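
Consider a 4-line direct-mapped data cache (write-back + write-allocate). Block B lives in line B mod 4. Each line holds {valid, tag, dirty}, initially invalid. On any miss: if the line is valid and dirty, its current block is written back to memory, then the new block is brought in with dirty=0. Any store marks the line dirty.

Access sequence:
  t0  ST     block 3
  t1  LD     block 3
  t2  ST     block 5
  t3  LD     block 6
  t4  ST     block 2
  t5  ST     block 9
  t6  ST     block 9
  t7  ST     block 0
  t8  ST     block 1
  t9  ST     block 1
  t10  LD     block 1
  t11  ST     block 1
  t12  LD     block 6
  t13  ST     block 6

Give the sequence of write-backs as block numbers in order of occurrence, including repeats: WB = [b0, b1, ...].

0: W B3 -> L3 miss  d=D]
1: R B3 -> L3 hit  d=D]
2: W B5 -> L1 miss  d=D]
3: R B6 -> L2 miss  d=-]
4: W B2 -> L2 miss  d=D]
5: W B9 -> L1 miss wb->B5  d=D]
6: W B9 -> L1 hit  d=D]
7: W B0 -> L0 miss  d=D]
8: W B1 -> L1 miss wb->B9  d=D]
9: W B1 -> L1 hit  d=D]
10: R B1 -> L1 hit  d=D]
11: W B1 -> L1 hit  d=D]
12: R B6 -> L2 miss wb->B2  d=-]
13: W B6 -> L2 hit  d=D]

WB = [5, 9, 2]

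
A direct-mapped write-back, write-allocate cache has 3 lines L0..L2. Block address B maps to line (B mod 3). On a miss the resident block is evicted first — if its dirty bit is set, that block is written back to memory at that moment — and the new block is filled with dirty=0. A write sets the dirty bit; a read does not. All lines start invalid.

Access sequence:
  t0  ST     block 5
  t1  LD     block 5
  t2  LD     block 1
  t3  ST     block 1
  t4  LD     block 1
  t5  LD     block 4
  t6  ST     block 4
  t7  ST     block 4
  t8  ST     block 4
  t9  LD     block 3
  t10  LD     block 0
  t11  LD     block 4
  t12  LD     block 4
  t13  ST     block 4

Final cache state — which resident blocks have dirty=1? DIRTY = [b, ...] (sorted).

DIRTY = [4, 5]

0: W B5 -> L2 miss  d=D]
1: R B5 -> L2 hit  d=D]
2: R B1 -> L1 miss  d=-]
3: W B1 -> L1 hit  d=D]
4: R B1 -> L1 hit  d=D]
5: R B4 -> L1 miss wb->B1  d=-]
6: W B4 -> L1 hit  d=D]
7: W B4 -> L1 hit  d=D]
8: W B4 -> L1 hit  d=D]
9: R B3 -> L0 miss  d=-]
10: R B0 -> L0 miss  d=-]
11: R B4 -> L1 hit  d=D]
12: R B4 -> L1 hit  d=D]
13: W B4 -> L1 hit  d=D]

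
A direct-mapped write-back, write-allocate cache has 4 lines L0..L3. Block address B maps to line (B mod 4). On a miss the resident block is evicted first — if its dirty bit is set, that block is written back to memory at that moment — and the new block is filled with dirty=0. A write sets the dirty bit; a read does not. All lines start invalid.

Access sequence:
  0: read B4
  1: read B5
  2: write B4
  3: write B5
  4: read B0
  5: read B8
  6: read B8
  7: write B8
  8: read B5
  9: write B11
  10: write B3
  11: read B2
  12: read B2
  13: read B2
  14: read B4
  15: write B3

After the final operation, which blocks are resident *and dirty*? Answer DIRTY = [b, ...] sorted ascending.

  0 | R B4 → L0 miss [-]
  1 | R B5 → L1 miss [-]
  2 | W B4 → L0 hit [D]
  3 | W B5 → L1 hit [D]
  4 | R B0 → L0 miss wb→B4 [-]
  5 | R B8 → L0 miss [-]
  6 | R B8 → L0 hit [-]
  7 | W B8 → L0 hit [D]
  8 | R B5 → L1 hit [D]
  9 | W B11 → L3 miss [D]
  10 | W B3 → L3 miss wb→B11 [D]
  11 | R B2 → L2 miss [-]
  12 | R B2 → L2 hit [-]
  13 | R B2 → L2 hit [-]
  14 | R B4 → L0 miss wb→B8 [-]
  15 | W B3 → L3 hit [D]

DIRTY = [3, 5]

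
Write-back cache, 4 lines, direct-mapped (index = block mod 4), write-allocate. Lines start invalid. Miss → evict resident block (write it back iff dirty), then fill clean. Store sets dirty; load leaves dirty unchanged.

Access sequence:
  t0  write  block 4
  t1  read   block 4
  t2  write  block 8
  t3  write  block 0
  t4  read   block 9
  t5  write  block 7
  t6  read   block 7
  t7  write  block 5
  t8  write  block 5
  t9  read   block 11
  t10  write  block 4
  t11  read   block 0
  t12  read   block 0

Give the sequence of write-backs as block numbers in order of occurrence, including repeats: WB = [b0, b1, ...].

WB = [4, 8, 7, 0, 4]

0: W B4 -> L0 miss  d=D]
1: R B4 -> L0 hit  d=D]
2: W B8 -> L0 miss wb->B4  d=D]
3: W B0 -> L0 miss wb->B8  d=D]
4: R B9 -> L1 miss  d=-]
5: W B7 -> L3 miss  d=D]
6: R B7 -> L3 hit  d=D]
7: W B5 -> L1 miss  d=D]
8: W B5 -> L1 hit  d=D]
9: R B11 -> L3 miss wb->B7  d=-]
10: W B4 -> L0 miss wb->B0  d=D]
11: R B0 -> L0 miss wb->B4  d=-]
12: R B0 -> L0 hit  d=-]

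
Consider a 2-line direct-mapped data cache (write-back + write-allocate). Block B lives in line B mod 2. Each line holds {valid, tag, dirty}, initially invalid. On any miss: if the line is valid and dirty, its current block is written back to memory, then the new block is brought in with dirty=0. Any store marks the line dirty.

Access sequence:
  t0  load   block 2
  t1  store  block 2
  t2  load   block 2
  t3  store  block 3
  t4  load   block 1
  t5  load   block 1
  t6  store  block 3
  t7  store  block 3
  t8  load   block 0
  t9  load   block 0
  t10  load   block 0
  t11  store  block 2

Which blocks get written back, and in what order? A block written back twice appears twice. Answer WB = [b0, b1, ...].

  0 | R B2 → L0 miss [-]
  1 | W B2 → L0 hit [D]
  2 | R B2 → L0 hit [D]
  3 | W B3 → L1 miss [D]
  4 | R B1 → L1 miss wb→B3 [-]
  5 | R B1 → L1 hit [-]
  6 | W B3 → L1 miss [D]
  7 | W B3 → L1 hit [D]
  8 | R B0 → L0 miss wb→B2 [-]
  9 | R B0 → L0 hit [-]
  10 | R B0 → L0 hit [-]
  11 | W B2 → L0 miss [D]

WB = [3, 2]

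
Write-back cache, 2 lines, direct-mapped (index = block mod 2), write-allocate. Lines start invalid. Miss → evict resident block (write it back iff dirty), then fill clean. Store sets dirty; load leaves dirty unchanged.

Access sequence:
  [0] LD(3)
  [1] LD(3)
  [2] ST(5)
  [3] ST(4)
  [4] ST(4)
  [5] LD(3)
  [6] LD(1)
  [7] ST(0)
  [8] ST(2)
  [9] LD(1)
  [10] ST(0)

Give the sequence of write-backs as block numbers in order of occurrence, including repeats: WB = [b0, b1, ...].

0: R B3 -> L1 miss  d=-]
1: R B3 -> L1 hit  d=-]
2: W B5 -> L1 miss  d=D]
3: W B4 -> L0 miss  d=D]
4: W B4 -> L0 hit  d=D]
5: R B3 -> L1 miss wb->B5  d=-]
6: R B1 -> L1 miss  d=-]
7: W B0 -> L0 miss wb->B4  d=D]
8: W B2 -> L0 miss wb->B0  d=D]
9: R B1 -> L1 hit  d=-]
10: W B0 -> L0 miss wb->B2  d=D]

WB = [5, 4, 0, 2]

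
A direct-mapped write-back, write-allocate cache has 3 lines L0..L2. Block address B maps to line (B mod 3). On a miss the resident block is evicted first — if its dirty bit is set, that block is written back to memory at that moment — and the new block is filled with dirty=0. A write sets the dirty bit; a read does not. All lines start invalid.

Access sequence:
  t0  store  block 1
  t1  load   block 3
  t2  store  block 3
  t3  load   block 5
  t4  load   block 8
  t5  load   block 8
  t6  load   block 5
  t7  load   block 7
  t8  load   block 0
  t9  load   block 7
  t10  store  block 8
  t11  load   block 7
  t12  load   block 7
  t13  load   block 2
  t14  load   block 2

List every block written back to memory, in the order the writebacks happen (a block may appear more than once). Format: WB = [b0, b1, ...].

  0 | W B1 → L1 miss [D]
  1 | R B3 → L0 miss [-]
  2 | W B3 → L0 hit [D]
  3 | R B5 → L2 miss [-]
  4 | R B8 → L2 miss [-]
  5 | R B8 → L2 hit [-]
  6 | R B5 → L2 miss [-]
  7 | R B7 → L1 miss wb→B1 [-]
  8 | R B0 → L0 miss wb→B3 [-]
  9 | R B7 → L1 hit [-]
  10 | W B8 → L2 miss [D]
  11 | R B7 → L1 hit [-]
  12 | R B7 → L1 hit [-]
  13 | R B2 → L2 miss wb→B8 [-]
  14 | R B2 → L2 hit [-]

WB = [1, 3, 8]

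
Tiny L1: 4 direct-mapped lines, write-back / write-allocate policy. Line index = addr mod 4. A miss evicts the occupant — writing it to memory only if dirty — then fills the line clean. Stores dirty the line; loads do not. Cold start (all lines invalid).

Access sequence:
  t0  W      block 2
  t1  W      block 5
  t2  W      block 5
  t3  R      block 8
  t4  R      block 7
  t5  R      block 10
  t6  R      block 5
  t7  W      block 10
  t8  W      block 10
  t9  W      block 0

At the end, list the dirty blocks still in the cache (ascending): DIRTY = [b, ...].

DIRTY = [0, 5, 10]

  0 | W B2 → L2 miss [D]
  1 | W B5 → L1 miss [D]
  2 | W B5 → L1 hit [D]
  3 | R B8 → L0 miss [-]
  4 | R B7 → L3 miss [-]
  5 | R B10 → L2 miss wb→B2 [-]
  6 | R B5 → L1 hit [D]
  7 | W B10 → L2 hit [D]
  8 | W B10 → L2 hit [D]
  9 | W B0 → L0 miss [D]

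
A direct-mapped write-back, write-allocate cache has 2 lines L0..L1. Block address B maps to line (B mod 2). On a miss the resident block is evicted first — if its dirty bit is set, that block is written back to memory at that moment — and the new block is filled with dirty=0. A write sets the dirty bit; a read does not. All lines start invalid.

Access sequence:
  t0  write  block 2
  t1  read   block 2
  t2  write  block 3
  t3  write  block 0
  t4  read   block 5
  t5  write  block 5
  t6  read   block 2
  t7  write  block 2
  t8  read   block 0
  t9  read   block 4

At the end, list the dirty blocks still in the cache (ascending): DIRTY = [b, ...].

DIRTY = [5]

  0 | W B2 → L0 miss [D]
  1 | R B2 → L0 hit [D]
  2 | W B3 → L1 miss [D]
  3 | W B0 → L0 miss wb→B2 [D]
  4 | R B5 → L1 miss wb→B3 [-]
  5 | W B5 → L1 hit [D]
  6 | R B2 → L0 miss wb→B0 [-]
  7 | W B2 → L0 hit [D]
  8 | R B0 → L0 miss wb→B2 [-]
  9 | R B4 → L0 miss [-]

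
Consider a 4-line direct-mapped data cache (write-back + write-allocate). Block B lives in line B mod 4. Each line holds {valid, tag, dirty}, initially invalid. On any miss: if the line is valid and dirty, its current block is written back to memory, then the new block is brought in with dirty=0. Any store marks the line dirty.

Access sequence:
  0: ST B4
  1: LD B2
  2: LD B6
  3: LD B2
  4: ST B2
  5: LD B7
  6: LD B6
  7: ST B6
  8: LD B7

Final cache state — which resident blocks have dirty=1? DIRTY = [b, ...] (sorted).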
━━━
Work to be completed: Please return every line in the data that includes the string "leaves".

Task answer:
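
Write-back cache, 4 lines, direct-mapped (index = block mod 4), write-allocate. Lines start invalid. Miss → evict resident block (write it back iff dirty), then fill clean. Store sets dirty; load leaves dirty unchanged.
Write-back cache, 2 lines, direct-mapped (index = block mod 2), write-allocate. Lines start invalid. Miss → evict resident block (write it back iff dirty), then fill clean. Store sets dirty; load leaves dirty unchanged.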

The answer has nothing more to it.